** Input records follows **

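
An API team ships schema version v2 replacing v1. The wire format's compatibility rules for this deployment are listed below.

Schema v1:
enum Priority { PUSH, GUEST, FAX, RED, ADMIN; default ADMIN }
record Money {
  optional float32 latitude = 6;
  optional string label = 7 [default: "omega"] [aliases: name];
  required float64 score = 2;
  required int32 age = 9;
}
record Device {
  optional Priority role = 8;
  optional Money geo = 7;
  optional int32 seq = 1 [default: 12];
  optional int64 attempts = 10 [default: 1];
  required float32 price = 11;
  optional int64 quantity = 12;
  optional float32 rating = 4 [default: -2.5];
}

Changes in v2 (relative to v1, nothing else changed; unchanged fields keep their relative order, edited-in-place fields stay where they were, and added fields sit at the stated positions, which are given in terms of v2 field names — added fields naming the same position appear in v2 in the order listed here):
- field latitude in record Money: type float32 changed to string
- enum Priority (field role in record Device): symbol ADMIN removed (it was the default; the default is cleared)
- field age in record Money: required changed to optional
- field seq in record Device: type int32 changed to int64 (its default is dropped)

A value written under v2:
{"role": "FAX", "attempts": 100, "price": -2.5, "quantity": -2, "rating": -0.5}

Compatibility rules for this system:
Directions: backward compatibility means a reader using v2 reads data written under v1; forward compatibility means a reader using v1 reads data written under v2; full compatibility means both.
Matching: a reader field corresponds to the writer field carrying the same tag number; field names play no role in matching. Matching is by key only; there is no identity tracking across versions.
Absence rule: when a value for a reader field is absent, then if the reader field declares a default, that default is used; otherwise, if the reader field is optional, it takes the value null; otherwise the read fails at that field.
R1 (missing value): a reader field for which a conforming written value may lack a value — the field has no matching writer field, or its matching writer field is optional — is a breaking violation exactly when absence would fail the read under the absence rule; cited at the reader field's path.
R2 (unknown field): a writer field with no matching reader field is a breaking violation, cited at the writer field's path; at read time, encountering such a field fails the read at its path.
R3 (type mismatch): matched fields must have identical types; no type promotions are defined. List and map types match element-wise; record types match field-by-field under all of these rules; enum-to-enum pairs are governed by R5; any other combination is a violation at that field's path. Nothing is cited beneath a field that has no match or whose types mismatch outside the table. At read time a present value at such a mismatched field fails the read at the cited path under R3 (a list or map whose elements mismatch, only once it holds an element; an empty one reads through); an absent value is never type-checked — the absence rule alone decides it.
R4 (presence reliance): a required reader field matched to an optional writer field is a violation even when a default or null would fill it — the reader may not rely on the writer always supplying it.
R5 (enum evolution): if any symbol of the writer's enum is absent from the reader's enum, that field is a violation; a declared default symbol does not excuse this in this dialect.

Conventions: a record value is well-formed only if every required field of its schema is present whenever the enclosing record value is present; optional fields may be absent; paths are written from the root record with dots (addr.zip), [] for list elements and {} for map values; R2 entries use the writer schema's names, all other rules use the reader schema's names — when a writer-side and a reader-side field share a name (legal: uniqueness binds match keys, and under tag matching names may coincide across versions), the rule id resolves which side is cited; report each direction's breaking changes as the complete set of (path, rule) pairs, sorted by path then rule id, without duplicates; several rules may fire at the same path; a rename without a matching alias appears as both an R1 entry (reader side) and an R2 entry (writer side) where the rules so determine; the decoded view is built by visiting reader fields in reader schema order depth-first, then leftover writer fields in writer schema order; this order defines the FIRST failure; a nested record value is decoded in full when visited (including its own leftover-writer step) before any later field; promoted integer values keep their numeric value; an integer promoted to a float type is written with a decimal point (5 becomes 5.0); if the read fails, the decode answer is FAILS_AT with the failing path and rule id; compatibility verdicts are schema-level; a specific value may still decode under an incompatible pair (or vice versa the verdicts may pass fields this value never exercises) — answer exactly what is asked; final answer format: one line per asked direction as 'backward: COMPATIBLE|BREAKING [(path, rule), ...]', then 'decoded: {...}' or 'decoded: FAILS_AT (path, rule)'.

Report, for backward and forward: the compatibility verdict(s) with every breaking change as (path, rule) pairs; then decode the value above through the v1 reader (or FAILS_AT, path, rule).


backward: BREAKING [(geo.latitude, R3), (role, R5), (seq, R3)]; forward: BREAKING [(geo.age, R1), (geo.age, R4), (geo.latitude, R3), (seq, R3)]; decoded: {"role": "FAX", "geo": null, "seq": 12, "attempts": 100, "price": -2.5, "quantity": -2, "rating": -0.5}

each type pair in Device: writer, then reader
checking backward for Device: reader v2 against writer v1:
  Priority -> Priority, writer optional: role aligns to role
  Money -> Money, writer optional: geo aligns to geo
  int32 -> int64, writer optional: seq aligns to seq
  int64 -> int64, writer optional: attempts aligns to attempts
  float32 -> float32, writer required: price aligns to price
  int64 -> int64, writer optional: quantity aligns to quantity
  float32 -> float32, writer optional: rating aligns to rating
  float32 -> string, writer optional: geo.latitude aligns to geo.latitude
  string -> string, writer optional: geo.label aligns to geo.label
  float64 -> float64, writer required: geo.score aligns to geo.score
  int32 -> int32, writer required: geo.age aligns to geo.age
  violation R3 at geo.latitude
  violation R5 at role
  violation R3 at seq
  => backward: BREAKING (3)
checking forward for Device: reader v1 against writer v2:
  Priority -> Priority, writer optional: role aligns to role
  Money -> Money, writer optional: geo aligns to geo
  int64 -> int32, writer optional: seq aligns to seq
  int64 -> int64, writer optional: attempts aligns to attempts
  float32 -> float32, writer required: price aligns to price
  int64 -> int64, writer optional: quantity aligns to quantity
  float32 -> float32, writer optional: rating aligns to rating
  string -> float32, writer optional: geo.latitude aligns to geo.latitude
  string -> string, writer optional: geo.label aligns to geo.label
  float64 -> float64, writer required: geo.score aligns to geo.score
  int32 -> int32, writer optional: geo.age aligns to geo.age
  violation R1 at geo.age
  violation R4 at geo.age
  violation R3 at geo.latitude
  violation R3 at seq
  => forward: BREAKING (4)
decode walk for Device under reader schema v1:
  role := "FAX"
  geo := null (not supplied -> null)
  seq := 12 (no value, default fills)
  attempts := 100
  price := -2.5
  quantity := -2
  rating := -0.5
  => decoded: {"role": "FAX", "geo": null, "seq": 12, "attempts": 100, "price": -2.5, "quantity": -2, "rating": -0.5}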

** End of Input records **

Only the number is wanted: how many lines of the data contain the word "ADMIN"?

- _Response area_
2